> [Directions]
The number needed is how many lines of the data hold the string "What". Give that number and nothing more.

> [Record excerpts]
╭──

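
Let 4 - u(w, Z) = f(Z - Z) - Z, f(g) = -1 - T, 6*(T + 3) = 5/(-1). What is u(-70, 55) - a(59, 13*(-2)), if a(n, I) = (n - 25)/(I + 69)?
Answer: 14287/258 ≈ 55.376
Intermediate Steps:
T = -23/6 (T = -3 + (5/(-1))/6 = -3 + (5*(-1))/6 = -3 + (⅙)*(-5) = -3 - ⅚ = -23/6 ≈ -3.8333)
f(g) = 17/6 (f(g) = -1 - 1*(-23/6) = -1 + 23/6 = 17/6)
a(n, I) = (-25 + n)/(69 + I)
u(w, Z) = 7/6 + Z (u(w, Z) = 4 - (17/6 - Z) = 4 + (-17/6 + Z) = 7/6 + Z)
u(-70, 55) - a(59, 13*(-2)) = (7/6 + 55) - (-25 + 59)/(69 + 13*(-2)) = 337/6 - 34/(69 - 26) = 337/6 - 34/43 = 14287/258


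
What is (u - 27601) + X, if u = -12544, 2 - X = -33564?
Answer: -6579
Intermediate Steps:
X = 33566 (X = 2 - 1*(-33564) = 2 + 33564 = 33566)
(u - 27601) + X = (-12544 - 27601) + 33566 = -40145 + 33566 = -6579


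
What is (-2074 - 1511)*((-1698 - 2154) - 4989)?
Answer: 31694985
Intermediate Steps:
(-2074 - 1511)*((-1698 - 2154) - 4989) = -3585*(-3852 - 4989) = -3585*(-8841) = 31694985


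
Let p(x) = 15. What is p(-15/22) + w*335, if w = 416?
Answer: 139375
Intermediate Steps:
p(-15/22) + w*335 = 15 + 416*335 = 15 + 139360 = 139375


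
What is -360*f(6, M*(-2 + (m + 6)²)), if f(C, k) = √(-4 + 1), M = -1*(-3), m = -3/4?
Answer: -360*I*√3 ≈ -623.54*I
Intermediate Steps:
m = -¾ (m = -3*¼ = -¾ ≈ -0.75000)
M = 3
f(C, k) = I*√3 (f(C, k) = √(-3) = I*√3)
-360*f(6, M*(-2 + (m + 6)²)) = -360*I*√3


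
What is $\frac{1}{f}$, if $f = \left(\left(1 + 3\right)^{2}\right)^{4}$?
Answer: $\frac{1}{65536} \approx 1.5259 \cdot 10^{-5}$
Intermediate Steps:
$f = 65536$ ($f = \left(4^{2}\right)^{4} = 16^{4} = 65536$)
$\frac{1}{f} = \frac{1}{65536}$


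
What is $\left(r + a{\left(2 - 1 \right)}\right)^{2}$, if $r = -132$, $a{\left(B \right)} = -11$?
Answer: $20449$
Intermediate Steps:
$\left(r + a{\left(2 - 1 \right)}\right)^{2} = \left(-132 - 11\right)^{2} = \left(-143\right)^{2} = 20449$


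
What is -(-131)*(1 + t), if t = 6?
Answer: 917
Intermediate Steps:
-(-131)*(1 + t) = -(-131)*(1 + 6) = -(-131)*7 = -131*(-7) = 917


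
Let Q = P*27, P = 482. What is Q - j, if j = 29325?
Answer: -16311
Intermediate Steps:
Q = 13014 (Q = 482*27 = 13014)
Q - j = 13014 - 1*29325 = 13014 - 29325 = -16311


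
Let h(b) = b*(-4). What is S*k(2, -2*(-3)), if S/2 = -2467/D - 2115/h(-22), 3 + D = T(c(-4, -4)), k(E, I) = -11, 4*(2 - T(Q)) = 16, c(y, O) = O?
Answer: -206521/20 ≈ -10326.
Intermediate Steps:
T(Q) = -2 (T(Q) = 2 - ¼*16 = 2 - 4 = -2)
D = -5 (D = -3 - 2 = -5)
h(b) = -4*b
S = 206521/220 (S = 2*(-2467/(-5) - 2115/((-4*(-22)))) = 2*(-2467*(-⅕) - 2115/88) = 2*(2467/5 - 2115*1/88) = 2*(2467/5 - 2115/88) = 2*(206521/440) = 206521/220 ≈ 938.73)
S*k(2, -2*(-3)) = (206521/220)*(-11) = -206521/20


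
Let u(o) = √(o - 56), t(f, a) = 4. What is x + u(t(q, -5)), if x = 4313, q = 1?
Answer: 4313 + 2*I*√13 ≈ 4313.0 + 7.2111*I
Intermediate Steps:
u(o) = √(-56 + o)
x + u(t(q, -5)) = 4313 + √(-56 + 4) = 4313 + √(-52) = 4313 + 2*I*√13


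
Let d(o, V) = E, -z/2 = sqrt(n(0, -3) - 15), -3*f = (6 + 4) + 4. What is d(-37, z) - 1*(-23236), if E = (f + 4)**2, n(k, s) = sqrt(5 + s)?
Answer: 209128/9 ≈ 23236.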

╰──

> [Output of the task]
12